All lines from the one with "Scattered photon has" through the final line of the records below must be written out exactly, with no other text.

Dataset entries
□ □ □ □ □ □ □

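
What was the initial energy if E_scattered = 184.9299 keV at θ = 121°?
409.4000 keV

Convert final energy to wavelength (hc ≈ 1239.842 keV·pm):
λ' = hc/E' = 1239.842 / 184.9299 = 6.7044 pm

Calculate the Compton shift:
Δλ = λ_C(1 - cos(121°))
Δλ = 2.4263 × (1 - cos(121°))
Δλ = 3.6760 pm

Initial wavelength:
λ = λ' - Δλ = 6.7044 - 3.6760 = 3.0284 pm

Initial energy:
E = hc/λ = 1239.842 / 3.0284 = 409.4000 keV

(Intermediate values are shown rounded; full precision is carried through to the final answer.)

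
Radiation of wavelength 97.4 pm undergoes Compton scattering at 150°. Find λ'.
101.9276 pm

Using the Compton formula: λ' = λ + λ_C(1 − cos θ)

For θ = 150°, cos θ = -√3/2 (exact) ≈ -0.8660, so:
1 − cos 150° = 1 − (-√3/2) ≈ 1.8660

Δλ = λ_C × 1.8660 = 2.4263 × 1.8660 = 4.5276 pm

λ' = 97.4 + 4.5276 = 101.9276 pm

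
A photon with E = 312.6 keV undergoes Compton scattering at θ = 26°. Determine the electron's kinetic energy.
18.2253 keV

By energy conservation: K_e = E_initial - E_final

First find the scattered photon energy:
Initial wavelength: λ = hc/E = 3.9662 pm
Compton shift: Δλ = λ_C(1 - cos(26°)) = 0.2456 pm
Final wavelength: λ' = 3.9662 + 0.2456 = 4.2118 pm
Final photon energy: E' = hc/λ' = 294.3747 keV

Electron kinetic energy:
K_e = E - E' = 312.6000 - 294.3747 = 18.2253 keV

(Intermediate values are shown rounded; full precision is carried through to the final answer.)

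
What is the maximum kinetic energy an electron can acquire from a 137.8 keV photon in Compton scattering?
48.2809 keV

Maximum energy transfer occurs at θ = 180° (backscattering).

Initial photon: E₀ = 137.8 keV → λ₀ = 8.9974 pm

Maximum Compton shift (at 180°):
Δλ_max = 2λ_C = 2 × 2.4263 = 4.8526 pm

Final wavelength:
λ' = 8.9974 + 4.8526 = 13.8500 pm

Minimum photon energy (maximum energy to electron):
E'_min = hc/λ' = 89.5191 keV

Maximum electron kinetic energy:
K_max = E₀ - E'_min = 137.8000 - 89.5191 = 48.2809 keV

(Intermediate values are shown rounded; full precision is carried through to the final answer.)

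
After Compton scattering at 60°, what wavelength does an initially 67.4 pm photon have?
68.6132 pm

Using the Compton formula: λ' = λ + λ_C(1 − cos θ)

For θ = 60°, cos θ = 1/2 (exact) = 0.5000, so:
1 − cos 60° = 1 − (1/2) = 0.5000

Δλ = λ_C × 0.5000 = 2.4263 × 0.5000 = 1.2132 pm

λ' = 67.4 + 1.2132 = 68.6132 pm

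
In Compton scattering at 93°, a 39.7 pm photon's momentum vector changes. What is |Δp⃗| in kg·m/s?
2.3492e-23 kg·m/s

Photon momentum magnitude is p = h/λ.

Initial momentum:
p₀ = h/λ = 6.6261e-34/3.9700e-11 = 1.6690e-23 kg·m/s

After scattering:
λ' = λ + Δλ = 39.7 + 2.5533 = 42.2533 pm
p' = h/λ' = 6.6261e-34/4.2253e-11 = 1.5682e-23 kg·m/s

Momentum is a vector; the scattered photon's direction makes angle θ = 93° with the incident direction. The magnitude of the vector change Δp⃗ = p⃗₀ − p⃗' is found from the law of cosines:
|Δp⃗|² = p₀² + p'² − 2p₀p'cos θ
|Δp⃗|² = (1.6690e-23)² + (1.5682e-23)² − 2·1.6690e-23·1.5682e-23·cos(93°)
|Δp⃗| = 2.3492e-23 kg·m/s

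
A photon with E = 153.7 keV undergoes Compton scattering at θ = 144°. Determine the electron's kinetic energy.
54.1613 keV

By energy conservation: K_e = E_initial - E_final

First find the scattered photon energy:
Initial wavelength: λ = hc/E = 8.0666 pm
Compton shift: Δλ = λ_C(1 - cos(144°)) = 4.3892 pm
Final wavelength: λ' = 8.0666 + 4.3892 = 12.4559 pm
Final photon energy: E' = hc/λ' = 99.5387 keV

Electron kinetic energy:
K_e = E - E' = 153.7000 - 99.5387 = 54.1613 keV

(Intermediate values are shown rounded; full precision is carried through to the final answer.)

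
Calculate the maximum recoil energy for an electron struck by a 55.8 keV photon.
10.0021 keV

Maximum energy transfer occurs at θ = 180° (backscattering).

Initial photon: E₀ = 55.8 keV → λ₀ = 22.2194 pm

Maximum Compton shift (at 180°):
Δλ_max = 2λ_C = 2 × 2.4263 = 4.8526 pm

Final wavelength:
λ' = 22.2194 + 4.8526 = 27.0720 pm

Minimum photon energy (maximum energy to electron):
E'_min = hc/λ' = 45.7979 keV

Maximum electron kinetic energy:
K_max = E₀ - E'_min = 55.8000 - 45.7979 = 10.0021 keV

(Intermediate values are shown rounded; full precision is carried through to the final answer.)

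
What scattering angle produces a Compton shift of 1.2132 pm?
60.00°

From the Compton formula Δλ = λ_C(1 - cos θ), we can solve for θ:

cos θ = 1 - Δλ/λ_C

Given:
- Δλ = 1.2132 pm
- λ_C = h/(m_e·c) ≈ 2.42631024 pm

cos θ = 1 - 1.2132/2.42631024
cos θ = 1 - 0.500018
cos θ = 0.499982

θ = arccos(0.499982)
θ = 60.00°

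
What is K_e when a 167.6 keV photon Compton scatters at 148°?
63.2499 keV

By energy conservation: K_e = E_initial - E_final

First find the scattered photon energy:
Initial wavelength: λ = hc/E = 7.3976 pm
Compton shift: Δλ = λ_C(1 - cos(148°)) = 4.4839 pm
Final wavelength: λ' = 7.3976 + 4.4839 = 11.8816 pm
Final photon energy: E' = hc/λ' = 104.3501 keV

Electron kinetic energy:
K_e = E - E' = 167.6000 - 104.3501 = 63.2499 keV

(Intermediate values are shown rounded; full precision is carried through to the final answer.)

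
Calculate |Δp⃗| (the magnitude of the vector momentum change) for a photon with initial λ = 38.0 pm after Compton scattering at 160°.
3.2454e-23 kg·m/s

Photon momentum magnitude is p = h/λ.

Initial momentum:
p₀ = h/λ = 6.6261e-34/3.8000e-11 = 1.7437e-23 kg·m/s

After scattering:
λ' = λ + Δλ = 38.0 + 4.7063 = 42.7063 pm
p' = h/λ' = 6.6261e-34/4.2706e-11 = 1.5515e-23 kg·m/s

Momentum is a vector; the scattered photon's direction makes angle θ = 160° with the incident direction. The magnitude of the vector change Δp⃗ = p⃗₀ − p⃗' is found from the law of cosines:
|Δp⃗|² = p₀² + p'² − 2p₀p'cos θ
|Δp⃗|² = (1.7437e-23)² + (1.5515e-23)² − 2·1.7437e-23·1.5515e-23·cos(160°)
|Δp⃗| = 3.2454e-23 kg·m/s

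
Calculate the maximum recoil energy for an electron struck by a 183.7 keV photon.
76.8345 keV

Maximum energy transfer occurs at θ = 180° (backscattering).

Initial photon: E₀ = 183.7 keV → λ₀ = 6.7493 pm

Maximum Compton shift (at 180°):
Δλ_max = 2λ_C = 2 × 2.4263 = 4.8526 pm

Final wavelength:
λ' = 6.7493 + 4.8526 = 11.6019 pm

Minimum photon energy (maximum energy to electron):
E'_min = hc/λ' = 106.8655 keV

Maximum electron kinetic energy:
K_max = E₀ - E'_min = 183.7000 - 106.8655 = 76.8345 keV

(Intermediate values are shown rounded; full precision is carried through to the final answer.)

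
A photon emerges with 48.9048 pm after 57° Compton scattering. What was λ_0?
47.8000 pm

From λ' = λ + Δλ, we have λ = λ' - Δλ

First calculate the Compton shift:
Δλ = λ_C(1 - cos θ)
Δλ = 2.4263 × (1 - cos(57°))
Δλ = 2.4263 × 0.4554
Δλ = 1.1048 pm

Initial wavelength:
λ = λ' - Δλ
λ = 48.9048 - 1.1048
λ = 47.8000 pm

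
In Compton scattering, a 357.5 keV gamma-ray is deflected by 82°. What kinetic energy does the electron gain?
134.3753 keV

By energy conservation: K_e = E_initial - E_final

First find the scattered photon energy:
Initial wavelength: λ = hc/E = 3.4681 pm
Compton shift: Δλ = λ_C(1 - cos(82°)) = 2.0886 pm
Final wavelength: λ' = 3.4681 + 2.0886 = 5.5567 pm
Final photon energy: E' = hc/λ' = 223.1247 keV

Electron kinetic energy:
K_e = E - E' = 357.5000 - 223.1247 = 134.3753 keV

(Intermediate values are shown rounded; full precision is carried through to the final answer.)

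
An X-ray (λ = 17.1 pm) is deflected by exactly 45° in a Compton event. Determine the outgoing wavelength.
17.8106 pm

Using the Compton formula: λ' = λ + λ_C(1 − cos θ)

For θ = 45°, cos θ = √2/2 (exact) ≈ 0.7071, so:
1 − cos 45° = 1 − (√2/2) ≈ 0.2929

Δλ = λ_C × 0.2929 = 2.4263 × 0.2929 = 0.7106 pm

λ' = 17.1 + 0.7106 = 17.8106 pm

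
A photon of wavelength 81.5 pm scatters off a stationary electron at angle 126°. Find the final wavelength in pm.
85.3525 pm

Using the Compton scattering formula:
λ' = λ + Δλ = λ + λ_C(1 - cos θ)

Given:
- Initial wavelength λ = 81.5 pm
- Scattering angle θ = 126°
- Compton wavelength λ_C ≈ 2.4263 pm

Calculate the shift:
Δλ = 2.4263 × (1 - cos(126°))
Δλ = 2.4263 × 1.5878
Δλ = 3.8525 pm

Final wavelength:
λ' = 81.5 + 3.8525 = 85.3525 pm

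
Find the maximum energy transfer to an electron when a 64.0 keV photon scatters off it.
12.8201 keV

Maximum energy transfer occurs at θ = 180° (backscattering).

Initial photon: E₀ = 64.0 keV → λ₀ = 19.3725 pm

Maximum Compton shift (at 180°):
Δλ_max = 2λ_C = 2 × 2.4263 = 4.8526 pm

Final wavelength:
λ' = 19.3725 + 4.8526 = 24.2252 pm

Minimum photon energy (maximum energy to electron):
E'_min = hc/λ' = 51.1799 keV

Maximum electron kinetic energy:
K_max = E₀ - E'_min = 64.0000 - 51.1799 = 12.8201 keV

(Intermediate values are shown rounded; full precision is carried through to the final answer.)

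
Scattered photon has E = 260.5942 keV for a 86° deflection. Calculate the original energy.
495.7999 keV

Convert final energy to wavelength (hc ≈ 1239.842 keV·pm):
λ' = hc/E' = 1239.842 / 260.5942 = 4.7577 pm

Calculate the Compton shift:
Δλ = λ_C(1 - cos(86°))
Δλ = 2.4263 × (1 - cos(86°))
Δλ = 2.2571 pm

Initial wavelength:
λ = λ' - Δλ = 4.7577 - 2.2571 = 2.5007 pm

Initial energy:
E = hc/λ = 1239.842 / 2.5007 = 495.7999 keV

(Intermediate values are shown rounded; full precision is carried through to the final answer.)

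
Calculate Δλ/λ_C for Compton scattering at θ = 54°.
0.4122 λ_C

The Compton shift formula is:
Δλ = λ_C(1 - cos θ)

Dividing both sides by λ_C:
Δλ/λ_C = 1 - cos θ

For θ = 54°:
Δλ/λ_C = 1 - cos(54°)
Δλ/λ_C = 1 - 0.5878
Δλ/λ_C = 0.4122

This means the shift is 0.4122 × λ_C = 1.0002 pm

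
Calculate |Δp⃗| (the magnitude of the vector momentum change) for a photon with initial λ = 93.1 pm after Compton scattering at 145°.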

□ □ □ □ □ □ □

Written response:
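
Scattered photon has E = 260.5942 keV for a 86° deflection. Calculate the original energy.
495.7999 keV

Convert final energy to wavelength (hc ≈ 1239.842 keV·pm):
λ' = hc/E' = 1239.842 / 260.5942 = 4.7577 pm

Calculate the Compton shift:
Δλ = λ_C(1 - cos(86°))
Δλ = 2.4263 × (1 - cos(86°))
Δλ = 2.2571 pm

Initial wavelength:
λ = λ' - Δλ = 4.7577 - 2.2571 = 2.5007 pm

Initial energy:
E = hc/λ = 1239.842 / 2.5007 = 495.7999 keV

(Intermediate values are shown rounded; full precision is carried through to the final answer.)

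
Calculate Δλ/λ_C for Compton scattering at θ = 54°.
0.4122 λ_C

The Compton shift formula is:
Δλ = λ_C(1 - cos θ)

Dividing both sides by λ_C:
Δλ/λ_C = 1 - cos θ

For θ = 54°:
Δλ/λ_C = 1 - cos(54°)
Δλ/λ_C = 1 - 0.5878
Δλ/λ_C = 0.4122

This means the shift is 0.4122 × λ_C = 1.0002 pm

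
Calculate |Δp⃗| (the magnitude of the vector momentum change) for a photon with initial λ = 93.1 pm after Compton scattering at 145°.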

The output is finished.